§ EXERCISE AIM: Copy out each line below exactly as it appears.
━━ DATA IN THIS EXERCISE
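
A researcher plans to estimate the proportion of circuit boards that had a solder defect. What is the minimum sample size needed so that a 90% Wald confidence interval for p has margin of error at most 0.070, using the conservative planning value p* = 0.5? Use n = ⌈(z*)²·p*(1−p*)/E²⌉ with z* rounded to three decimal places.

n = 139

For 90% confidence, z* = 1.645.
p*(1−p*) = 0.2500.
(z*)²·p*(1−p*)/E² = 2.706025·0.2500/0.004900 = 138.062.
⌈138.062⌉ = 139.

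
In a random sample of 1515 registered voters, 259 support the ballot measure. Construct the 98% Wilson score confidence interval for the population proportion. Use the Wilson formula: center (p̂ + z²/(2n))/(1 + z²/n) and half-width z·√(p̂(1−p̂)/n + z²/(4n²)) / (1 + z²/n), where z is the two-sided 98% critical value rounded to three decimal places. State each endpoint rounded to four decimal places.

(0.1496, 0.1946)

p̂ = 259/1515 = 0.17096; z = 2.326, so z² = 5.410276.
Denominator 1 + z²/n = 1 + 5.410276/1515 = 1.003571.
Adjusted center: (0.17096 + z²/(2n))/1.003571 = 0.17213.
Radicand: p̂(1−p̂)/n + z²/(4n²) = 0.000093552 + 0.000000589 = 0.000094141.
Half-width = z·√(radicand)/denom = 2.326·0.009703/1.003571 = 0.02249.
Interval: 0.17213 ± 0.02249 → (0.1496, 0.1946).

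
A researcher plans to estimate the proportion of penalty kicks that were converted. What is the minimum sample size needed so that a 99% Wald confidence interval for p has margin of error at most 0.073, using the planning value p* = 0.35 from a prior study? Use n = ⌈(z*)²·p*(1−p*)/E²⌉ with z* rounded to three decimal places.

n = 284

The 99% critical value is z* = 2.576.
p*(1−p*) = 0.2275.
Required n before rounding: 6.635776 × 0.2275 / 0.073² = 283.287.
⌈283.287⌉ = 284.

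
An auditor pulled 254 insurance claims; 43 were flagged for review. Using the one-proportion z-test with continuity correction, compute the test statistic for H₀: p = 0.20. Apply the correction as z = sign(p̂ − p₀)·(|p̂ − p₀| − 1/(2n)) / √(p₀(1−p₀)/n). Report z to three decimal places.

z = -1.145

p̂ = 43/254 = 0.16929. p̂ − p₀ = -0.030709.
Continuity correction 1/(2n) = 1/508 = 0.001969.
Corrected numerator: |-0.030709| − 0.001969 = 0.028740.
Null standard error: √(0.20·0.80/254) = √0.000629921 = 0.025098.
z = −0.028740/0.025098 = -1.145.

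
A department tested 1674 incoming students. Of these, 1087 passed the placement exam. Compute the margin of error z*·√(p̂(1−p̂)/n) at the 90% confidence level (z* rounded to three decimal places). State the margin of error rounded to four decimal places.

With x = 1087 successes in n = 1674, p̂ = 0.64934.
SE = √(p̂(1−p̂)/n) = √(0.227697/1674) = 0.011663.
z* = 1.645 at the 90% level.
So ME = 0.0192.

ME = 0.0192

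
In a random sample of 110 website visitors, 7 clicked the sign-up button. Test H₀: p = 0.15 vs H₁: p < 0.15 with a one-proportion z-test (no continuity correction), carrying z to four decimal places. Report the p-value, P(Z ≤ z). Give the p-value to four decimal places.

p̂ = 7/110 = 0.06364.
SE₀ = √(0.15·0.85/110) = 0.034045.
Test statistic (full precision, shown to 4 dp): z = (7/110 − 0.15)/SE₀ ≈ -2.5367.
p-value = P(Z ≤ z) with z = -2.5367 → 0.0056.

p-value = 0.0056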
━━━━
§ OUTPUT:
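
A researcher plans to estimate the proportion of circuit boards that had a solder defect. What is the minimum sample size needed so that a 90% Wald confidence interval for p has margin of error at most 0.070, using the conservative planning value p* = 0.5? Use n = ⌈(z*)²·p*(1−p*)/E²⌉ with z* rounded to three decimal places.

n = 139

For 90% confidence, z* = 1.645.
p*(1−p*) = 0.2500.
(z*)²·p*(1−p*)/E² = 2.706025·0.2500/0.004900 = 138.062.
⌈138.062⌉ = 139.

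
In a random sample of 1515 registered voters, 259 support the ballot measure. Construct the 98% Wilson score confidence interval for the population proportion. Use the Wilson formula: center (p̂ + z²/(2n))/(1 + z²/n) and half-width z·√(p̂(1−p̂)/n + z²/(4n²)) / (1 + z²/n), where z is the two-sided 98% critical value rounded to three decimal places. State each endpoint rounded to four decimal places.

(0.1496, 0.1946)

p̂ = 259/1515 = 0.17096; z = 2.326, so z² = 5.410276.
Denominator 1 + z²/n = 1 + 5.410276/1515 = 1.003571.
Adjusted center: (0.17096 + z²/(2n))/1.003571 = 0.17213.
Radicand: p̂(1−p̂)/n + z²/(4n²) = 0.000093552 + 0.000000589 = 0.000094141.
Half-width = z·√(radicand)/denom = 2.326·0.009703/1.003571 = 0.02249.
Interval: 0.17213 ± 0.02249 → (0.1496, 0.1946).

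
A researcher plans to estimate the proportion of penalty kicks that were converted. What is the minimum sample size needed so that a 99% Wald confidence interval for p has margin of error at most 0.073, using the planning value p* = 0.35 from a prior study? Use n = ⌈(z*)²·p*(1−p*)/E²⌉ with z* rounded to three decimal places.

n = 284

The 99% critical value is z* = 2.576.
p*(1−p*) = 0.2275.
Required n before rounding: 6.635776 × 0.2275 / 0.073² = 283.287.
⌈283.287⌉ = 284.

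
An auditor pulled 254 insurance claims; 43 were flagged for review. Using the one-proportion z-test with continuity correction, compute the test statistic for H₀: p = 0.20. Apply the correction as z = sign(p̂ − p₀)·(|p̂ − p₀| − 1/(2n)) / √(p₀(1−p₀)/n). Report z to three decimal places.

z = -1.145

p̂ = 43/254 = 0.16929. p̂ − p₀ = -0.030709.
Continuity correction 1/(2n) = 1/508 = 0.001969.
Corrected numerator: |-0.030709| − 0.001969 = 0.028740.
Null standard error: √(0.20·0.80/254) = √0.000629921 = 0.025098.
z = −0.028740/0.025098 = -1.145.

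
A department tested 1674 incoming students. Of these, 1087 passed the placement exam. Compute the margin of error z*·√(p̂(1−p̂)/n) at the 90% confidence level (z* rounded to three decimal places). State the margin of error rounded to four decimal places.

With x = 1087 successes in n = 1674, p̂ = 0.64934.
SE = √(p̂(1−p̂)/n) = √(0.227697/1674) = 0.011663.
z* = 1.645 at the 90% level.
So ME = 0.0192.

ME = 0.0192

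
In a random sample of 110 website visitors, 7 clicked the sign-up button. Test H₀: p = 0.15 vs H₁: p < 0.15 with a one-proportion z-test (no continuity correction), carrying z to four decimal places. Report the p-value, P(Z ≤ z). Give the p-value to four decimal places.

p̂ = 7/110 = 0.06364.
SE₀ = √(0.15·0.85/110) = 0.034045.
Test statistic (full precision, shown to 4 dp): z = (7/110 − 0.15)/SE₀ ≈ -2.5367.
p-value = P(Z ≤ z) with z = -2.5367 → 0.0056.

p-value = 0.0056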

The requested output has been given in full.